Assignment. Extract the lines that carry the string "alphabet" from the listing.

Excerpted data.
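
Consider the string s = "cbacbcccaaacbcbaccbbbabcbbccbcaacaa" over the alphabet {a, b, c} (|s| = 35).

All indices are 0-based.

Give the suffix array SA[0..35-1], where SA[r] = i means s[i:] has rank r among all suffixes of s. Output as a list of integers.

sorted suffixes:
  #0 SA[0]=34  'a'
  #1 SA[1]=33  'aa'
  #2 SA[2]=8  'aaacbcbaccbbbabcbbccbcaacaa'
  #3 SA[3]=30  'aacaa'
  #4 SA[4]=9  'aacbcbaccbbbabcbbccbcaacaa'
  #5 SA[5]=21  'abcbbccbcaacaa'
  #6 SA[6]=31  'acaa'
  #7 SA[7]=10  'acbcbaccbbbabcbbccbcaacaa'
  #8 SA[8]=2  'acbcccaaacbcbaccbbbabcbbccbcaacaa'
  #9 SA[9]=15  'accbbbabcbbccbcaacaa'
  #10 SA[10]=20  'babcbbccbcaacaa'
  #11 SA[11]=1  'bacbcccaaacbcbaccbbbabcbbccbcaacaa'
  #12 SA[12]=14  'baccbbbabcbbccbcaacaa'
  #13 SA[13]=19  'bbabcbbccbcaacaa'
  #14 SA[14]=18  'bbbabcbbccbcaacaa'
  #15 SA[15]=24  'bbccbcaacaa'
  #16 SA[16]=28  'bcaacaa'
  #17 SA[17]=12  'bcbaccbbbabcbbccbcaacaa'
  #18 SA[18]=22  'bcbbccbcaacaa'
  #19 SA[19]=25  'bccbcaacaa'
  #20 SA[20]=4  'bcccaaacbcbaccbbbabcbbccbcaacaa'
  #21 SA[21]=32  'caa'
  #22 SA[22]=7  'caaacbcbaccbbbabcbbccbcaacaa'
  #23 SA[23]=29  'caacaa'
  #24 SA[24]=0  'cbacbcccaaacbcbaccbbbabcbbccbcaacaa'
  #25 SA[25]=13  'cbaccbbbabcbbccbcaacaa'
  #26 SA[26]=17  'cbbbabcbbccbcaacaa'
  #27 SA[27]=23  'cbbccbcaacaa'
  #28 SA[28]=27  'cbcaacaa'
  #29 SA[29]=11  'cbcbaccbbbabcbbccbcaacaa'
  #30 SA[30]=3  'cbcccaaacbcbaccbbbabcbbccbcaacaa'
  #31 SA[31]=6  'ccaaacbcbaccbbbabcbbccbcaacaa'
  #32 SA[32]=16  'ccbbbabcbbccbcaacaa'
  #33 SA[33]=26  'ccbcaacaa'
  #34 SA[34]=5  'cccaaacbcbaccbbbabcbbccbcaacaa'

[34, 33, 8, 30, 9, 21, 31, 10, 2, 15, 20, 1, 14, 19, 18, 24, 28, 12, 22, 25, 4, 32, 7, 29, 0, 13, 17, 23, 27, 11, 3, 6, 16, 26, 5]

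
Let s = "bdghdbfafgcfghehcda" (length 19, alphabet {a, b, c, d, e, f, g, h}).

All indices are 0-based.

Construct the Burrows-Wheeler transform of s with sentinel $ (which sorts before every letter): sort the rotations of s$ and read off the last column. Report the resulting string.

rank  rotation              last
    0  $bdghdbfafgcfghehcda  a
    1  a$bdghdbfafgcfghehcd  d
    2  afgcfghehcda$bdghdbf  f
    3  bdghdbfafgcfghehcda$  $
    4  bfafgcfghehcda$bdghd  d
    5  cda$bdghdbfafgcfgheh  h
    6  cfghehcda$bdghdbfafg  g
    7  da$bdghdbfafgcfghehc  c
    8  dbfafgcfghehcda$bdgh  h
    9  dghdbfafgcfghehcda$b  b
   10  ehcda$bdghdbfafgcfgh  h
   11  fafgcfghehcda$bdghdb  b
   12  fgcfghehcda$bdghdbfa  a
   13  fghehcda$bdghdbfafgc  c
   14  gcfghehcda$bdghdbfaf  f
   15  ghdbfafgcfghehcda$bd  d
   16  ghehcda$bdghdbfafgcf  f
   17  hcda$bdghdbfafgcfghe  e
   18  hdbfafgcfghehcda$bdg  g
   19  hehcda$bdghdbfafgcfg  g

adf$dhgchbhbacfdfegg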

Solved exercise.
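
Consider the string s = "cbacbcccaaacbcbaccbbbabcbbccbcaacaa" over the alphabet {a, b, c} (|s| = 35).
Let s = "bdghdbfafgcfghehcda" (length 19, alphabet {a, b, c, d, e, f, g, h}).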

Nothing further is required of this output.